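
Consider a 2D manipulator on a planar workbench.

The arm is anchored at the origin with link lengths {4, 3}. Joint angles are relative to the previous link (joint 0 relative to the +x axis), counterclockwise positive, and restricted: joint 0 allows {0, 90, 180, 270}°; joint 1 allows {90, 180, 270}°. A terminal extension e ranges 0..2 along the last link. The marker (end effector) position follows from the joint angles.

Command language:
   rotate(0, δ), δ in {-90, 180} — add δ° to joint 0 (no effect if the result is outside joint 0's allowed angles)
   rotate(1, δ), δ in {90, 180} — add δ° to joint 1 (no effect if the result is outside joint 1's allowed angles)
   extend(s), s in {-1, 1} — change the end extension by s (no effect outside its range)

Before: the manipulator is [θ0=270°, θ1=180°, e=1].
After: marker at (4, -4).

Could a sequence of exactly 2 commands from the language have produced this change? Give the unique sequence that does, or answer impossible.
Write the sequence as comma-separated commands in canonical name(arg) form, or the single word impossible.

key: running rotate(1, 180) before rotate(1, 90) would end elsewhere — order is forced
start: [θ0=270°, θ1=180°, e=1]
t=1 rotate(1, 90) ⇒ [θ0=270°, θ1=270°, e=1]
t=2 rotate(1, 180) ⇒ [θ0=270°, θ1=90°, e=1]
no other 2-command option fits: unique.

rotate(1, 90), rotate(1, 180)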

::::

* Task directions
State how many lines in the entries hold "outside". Nothing should come before or after the number.

* Output
3